Exercise input
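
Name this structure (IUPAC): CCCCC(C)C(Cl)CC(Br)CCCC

The longest carbon chain is 12 atoms: the parent is dodecane.
Number the chain so that the substituent locant set {5,6,8} is lower than {5,7,8} at the first point of difference.
That gives a bromo group at C-8; a chloro group at C-6; a methyl group at C-5.
Substituent prefixes are cited in alphabetical order (multiplying prefixes like di-/tri- are ignored for ordering).
Assembling the pieces gives 8-bromo-6-chloro-5-methyldodecane.

8-bromo-6-chloro-5-methyldodecane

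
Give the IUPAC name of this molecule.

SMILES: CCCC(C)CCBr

1-bromo-3-methylhexane

The longest carbon chain is 6 atoms: the parent is hexane.
Number the chain so that the substituent locant set {1,3} is lower than {4,6} at the first point of difference.
With this numbering: a bromo group at C-1; a methyl group at C-3.
The substituents are ordered alphabetically, ignoring any di-/tri- multipliers.
Putting it together: 1-bromo-3-methylhexane.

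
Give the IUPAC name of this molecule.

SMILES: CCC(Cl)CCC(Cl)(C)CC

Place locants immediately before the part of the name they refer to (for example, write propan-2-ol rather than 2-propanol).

3,6-dichloro-3-methyloctane

The longest carbon chain is 8 atoms: the parent is octane.
Choose the numbering such that the substituent locant set {3,3,6} is lower than {3,6,6} at the first point of difference.
With this numbering: chloro groups at C-3 and C-6; a methyl group at C-3.
Prefixes are listed alphabetically: chloro, methyl.
Putting it together: 3,6-dichloro-3-methyloctane.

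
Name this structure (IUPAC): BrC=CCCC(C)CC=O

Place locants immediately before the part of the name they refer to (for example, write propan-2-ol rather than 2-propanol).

7-bromo-3-methylhept-6-enal

Counting along the main chain through the –CHO group and the multiple bond gives 7 carbons: the parent is heptane.
The highest-priority functional group is an aldehyde (terminal –CHO), so the name ends in -al.
A C=C double bond in the chain gives the infix -ene-.
Choose the numbering such that the aldehyde carbon is C-1 by definition.
That gives the double bond between C-6 and C-7; a bromo group at C-7; a methyl group at C-3.
Prefixes are listed alphabetically: bromo, methyl.
Assembling the pieces gives 7-bromo-3-methylhept-6-enal.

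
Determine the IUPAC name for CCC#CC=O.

The longest chain bearing the –CHO group and the multiple bond is 5 carbons long (pentane).
The highest-priority functional group is an aldehyde (terminal –CHO), so the name ends in -al.
The chain contains a C≡C triple bond, so the unsaturation ending is -yne.
Choose the numbering such that the aldehyde carbon is C-1 by definition.
This places the triple bond between C-2 and C-3.
The name is pent-2-ynal.

pent-2-ynal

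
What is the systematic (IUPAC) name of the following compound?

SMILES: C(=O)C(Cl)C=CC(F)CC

2-chloro-5-fluorohept-3-enal

The longest carbon chain that includes the –CHO group and the multiple bond has 7 carbons, so the parent hydride is heptane.
The principal characteristic group is an aldehyde (terminal –CHO), named with the suffix -al.
There is one C=C double bond, indicated by the ending -ene.
Number the chain so that the aldehyde carbon is C-1 by definition.
That gives the double bond between C-3 and C-4; a chloro group at C-2; a fluoro group at C-5.
The substituents are ordered alphabetically, ignoring any di-/tri- multipliers.
Assembling the pieces gives 2-chloro-5-fluorohept-3-enal.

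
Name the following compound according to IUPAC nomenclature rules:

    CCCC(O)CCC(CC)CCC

The longest carbon chain that includes the –OH group has 10 carbons, so the parent hydride is decane.
The highest-priority functional group is an alcohol (–OH), so the name ends in -ol.
Choose the numbering such that numbering from this end puts the hydroxyl group at C-4 rather than C-7.
This places the hydroxyl at C-4; an ethyl group at C-7.
The name is 7-ethyldecan-4-ol.

7-ethyldecan-4-ol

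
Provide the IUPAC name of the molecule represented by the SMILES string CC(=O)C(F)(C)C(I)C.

3-fluoro-4-iodo-3-methylpentan-2-one

The longest chain bearing the carbonyl is 5 carbons long (pentane).
The principal characteristic group is a ketone (C=O on an internal carbon), named with the suffix -one.
Choose the numbering such that numbering from this end puts the carbonyl group at C-2 rather than C-4.
That gives the carbonyl at C-2; a fluoro group at C-3; an iodo group at C-4; a methyl group at C-3.
The substituents are ordered alphabetically, ignoring any di-/tri- multipliers.
Putting it together: 3-fluoro-4-iodo-3-methylpentan-2-one.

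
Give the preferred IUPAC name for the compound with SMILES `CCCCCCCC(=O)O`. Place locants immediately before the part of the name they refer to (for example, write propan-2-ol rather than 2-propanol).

octanoic acid

Counting along the main chain through the –COOH group gives 8 carbons: the parent is octane.
A carboxylic acid (terminal –COOH) is the principal characteristic group, giving the suffix -oic acid.
Number the chain so that the carboxylic acid carbon is C-1 by definition.
Assembling the pieces gives octanoic acid.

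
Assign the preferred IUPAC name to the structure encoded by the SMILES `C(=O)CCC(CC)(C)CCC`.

Counting along the main chain through the –CHO group gives 7 carbons: the parent is heptane.
The highest-priority functional group is an aldehyde (terminal –CHO), so the name ends in -al.
Number the chain so that the aldehyde carbon is C-1 by definition.
That gives an ethyl group at C-4; a methyl group at C-4.
Substituent prefixes are cited in alphabetical order (multiplying prefixes like di-/tri- are ignored for ordering).
Assembling the pieces gives 4-ethyl-4-methylheptanal.

4-ethyl-4-methylheptanal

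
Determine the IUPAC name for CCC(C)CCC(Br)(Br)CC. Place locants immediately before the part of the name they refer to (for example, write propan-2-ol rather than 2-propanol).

3,3-dibromo-6-methyloctane

The longest carbon chain is 8 atoms: the parent is octane.
Number the chain so that the substituent locant set {3,3,6} is lower than {3,6,6} at the first point of difference.
That gives two bromo groups at C-3; a methyl group at C-6.
Prefixes are listed alphabetically: bromo, methyl.
Assembling the pieces gives 3,3-dibromo-6-methyloctane.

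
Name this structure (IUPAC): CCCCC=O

pentanal

The longest carbon chain that includes the –CHO group has 5 carbons, so the parent hydride is pentane.
An aldehyde (terminal –CHO) is the principal characteristic group, giving the suffix -al.
The numbering direction is chosen so that the aldehyde carbon is C-1 by definition.
Assembling the pieces gives pentanal.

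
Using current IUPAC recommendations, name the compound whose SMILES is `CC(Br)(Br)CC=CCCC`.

The longest carbon chain that includes the multiple bond has 8 carbons, so the parent hydride is octane.
The chain contains a C=C double bond, so the unsaturation ending is -ene.
Number the chain so that the substituent locant set {2,2} is lower than {7,7} at the first point of difference.
This places the double bond between C-4 and C-5; two bromo groups at C-2.
Assembling the pieces gives 2,2-dibromooct-4-ene.

2,2-dibromooct-4-ene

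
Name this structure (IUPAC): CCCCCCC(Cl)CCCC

5-chloroundecane

The parent chain contains 11 carbons (undecane).
Choose the numbering such that the substituent locant set {5} is lower than {7} at the first point of difference.
This places a chloro group at C-5.
Putting it together: 5-chloroundecane.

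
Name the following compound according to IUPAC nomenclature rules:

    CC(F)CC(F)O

The longest chain bearing the –OH group is 4 carbons long (butane).
An alcohol (–OH) is the principal characteristic group, giving the suffix -ol.
Number the chain so that numbering from this end puts the hydroxyl group at C-1 rather than C-4.
That gives the hydroxyl at C-1; fluoro groups at C-1 and C-3.
Putting it together: 1,3-difluorobutan-1-ol.

1,3-difluorobutan-1-ol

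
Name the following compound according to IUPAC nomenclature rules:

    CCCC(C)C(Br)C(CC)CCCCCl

6-bromo-1-chloro-5-ethyl-7-methyldecane

The parent chain contains 10 carbons (decane).
Number the chain so that the substituent locant set {1,5,6,7} is lower than {4,5,6,10} at the first point of difference.
That gives a bromo group at C-6; a chloro group at C-1; an ethyl group at C-5; a methyl group at C-7.
Substituent prefixes are cited in alphabetical order (multiplying prefixes like di-/tri- are ignored for ordering).
Putting it together: 6-bromo-1-chloro-5-ethyl-7-methyldecane.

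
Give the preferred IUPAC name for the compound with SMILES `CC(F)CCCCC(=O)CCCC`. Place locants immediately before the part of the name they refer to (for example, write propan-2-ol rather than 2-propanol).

10-fluoroundecan-5-one

The longest carbon chain that includes the carbonyl has 11 carbons, so the parent hydride is undecane.
The principal characteristic group is a ketone (C=O on an internal carbon), named with the suffix -one.
Number the chain so that numbering from this end puts the carbonyl group at C-5 rather than C-7.
This places the carbonyl at C-5; a fluoro group at C-10.
Assembling the pieces gives 10-fluoroundecan-5-one.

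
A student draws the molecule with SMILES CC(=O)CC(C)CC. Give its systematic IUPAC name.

4-methylhexan-2-one

The longest chain bearing the carbonyl is 6 carbons long (hexane).
The principal characteristic group is a ketone (C=O on an internal carbon), named with the suffix -one.
The numbering direction is chosen so that numbering from this end puts the carbonyl group at C-2 rather than C-5.
This places the carbonyl at C-2; a methyl group at C-4.
Putting it together: 4-methylhexan-2-one.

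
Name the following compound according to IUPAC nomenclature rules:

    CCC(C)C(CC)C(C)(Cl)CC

The longest continuous carbon chain has 7 atoms, so the parent hydride is heptane.
Number the chain so that the substituent locant set {3,3,4,5} is lower than {3,4,5,5} at the first point of difference.
That gives a chloro group at C-3; an ethyl group at C-4; methyl groups at C-3 and C-5.
The substituents are ordered alphabetically, ignoring any di-/tri- multipliers.
Putting it together: 3-chloro-4-ethyl-3,5-dimethylheptane.

3-chloro-4-ethyl-3,5-dimethylheptane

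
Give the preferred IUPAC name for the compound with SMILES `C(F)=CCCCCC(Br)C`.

Counting along the main chain through the multiple bond gives 8 carbons: the parent is octane.
A C=C double bond in the chain gives the infix -ene-.
The numbering direction is chosen so that numbering from this end puts the double bond at C-1 rather than C-7.
This places the double bond between C-1 and C-2; a bromo group at C-7; a fluoro group at C-1.
Substituent prefixes are cited in alphabetical order (multiplying prefixes like di-/tri- are ignored for ordering).
Assembling the pieces gives 7-bromo-1-fluorooct-1-ene.

7-bromo-1-fluorooct-1-ene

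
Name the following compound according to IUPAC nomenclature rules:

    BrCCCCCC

The longest continuous carbon chain has 6 atoms, so the parent hydride is hexane.
Number the chain so that the substituent locant set {1} is lower than {6} at the first point of difference.
That gives a bromo group at C-1.
The name is 1-bromohexane.

1-bromohexane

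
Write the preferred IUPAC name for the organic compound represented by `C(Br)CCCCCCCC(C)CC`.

1-bromo-9-methylundecane

The longest continuous carbon chain has 11 atoms, so the parent hydride is undecane.
Number the chain so that the substituent locant set {1,9} is lower than {3,11} at the first point of difference.
With this numbering: a bromo group at C-1; a methyl group at C-9.
Substituent prefixes are cited in alphabetical order (multiplying prefixes like di-/tri- are ignored for ordering).
Putting it together: 1-bromo-9-methylundecane.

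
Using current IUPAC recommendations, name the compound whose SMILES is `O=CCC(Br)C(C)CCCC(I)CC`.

The longest carbon chain that includes the –CHO group has 10 carbons, so the parent hydride is decane.
The highest-priority functional group is an aldehyde (terminal –CHO), so the name ends in -al.
Choose the numbering such that the aldehyde carbon is C-1 by definition.
That gives a bromo group at C-3; an iodo group at C-8; a methyl group at C-4.
Prefixes are listed alphabetically: bromo, iodo, methyl.
The name is 3-bromo-8-iodo-4-methyldecanal.

3-bromo-8-iodo-4-methyldecanal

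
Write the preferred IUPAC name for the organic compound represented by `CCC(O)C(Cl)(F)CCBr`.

6-bromo-4-chloro-4-fluorohexan-3-ol

Counting along the main chain through the –OH group gives 6 carbons: the parent is hexane.
The highest-priority functional group is an alcohol (–OH), so the name ends in -ol.
The numbering direction is chosen so that numbering from this end puts the hydroxyl group at C-3 rather than C-4.
With this numbering: the hydroxyl at C-3; a bromo group at C-6; a chloro group at C-4; a fluoro group at C-4.
Substituent prefixes are cited in alphabetical order (multiplying prefixes like di-/tri- are ignored for ordering).
The name is 6-bromo-4-chloro-4-fluorohexan-3-ol.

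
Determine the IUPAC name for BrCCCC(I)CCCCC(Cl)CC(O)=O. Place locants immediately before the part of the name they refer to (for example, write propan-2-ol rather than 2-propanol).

The longest chain bearing the –COOH group is 11 carbons long (undecane).
A carboxylic acid (terminal –COOH) is the principal characteristic group, giving the suffix -oic acid.
Number the chain so that the carboxylic acid carbon is C-1 by definition.
That gives a bromo group at C-11; a chloro group at C-3; an iodo group at C-8.
Substituent prefixes are cited in alphabetical order (multiplying prefixes like di-/tri- are ignored for ordering).
Putting it together: 11-bromo-3-chloro-8-iodoundecanoic acid.

11-bromo-3-chloro-8-iodoundecanoic acid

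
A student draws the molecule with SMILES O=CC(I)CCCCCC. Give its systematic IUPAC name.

2-iodooctanal

Counting along the main chain through the –CHO group gives 8 carbons: the parent is octane.
An aldehyde (terminal –CHO) is the principal characteristic group, giving the suffix -al.
The numbering direction is chosen so that the aldehyde carbon is C-1 by definition.
With this numbering: an iodo group at C-2.
Assembling the pieces gives 2-iodooctanal.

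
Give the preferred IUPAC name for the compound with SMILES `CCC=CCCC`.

hept-3-ene

The longest chain bearing the multiple bond is 7 carbons long (heptane).
The chain contains a C=C double bond, so the unsaturation ending is -ene.
Number the chain so that numbering from this end puts the double bond at C-3 rather than C-4.
That gives the double bond between C-3 and C-4.
Assembling the pieces gives hept-3-ene.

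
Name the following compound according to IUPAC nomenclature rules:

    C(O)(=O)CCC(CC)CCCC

The longest chain bearing the –COOH group is 8 carbons long (octane).
The highest-priority functional group is a carboxylic acid (terminal –COOH), so the name ends in -oic acid.
Number the chain so that the carboxylic acid carbon is C-1 by definition.
That gives an ethyl group at C-4.
The name is 4-ethyloctanoic acid.

4-ethyloctanoic acid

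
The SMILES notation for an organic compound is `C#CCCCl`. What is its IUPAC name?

4-chlorobut-1-yne

The longest carbon chain that includes the multiple bond has 4 carbons, so the parent hydride is butane.
A C≡C triple bond in the chain gives the infix -yne-.
Choose the numbering such that numbering from this end puts the triple bond at C-1 rather than C-3.
That gives the triple bond between C-1 and C-2; a chloro group at C-4.
The name is 4-chlorobut-1-yne.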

Problem statement
Write out only those lines that fall between the one containing "C(O)(=O)CCC(CC)CCCC" and the end of the entries, the first and last included, exactly as they read.

Task solution
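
    C(O)(=O)CCC(CC)CCCC

The longest chain bearing the –COOH group is 8 carbons long (octane).
The highest-priority functional group is a carboxylic acid (terminal –COOH), so the name ends in -oic acid.
Number the chain so that the carboxylic acid carbon is C-1 by definition.
That gives an ethyl group at C-4.
The name is 4-ethyloctanoic acid.

4-ethyloctanoic acid

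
The SMILES notation for an organic compound is `C#CCCCl`. What is its IUPAC name?

4-chlorobut-1-yne

The longest carbon chain that includes the multiple bond has 4 carbons, so the parent hydride is butane.
A C≡C triple bond in the chain gives the infix -yne-.
Choose the numbering such that numbering from this end puts the triple bond at C-1 rather than C-3.
That gives the triple bond between C-1 and C-2; a chloro group at C-4.
The name is 4-chlorobut-1-yne.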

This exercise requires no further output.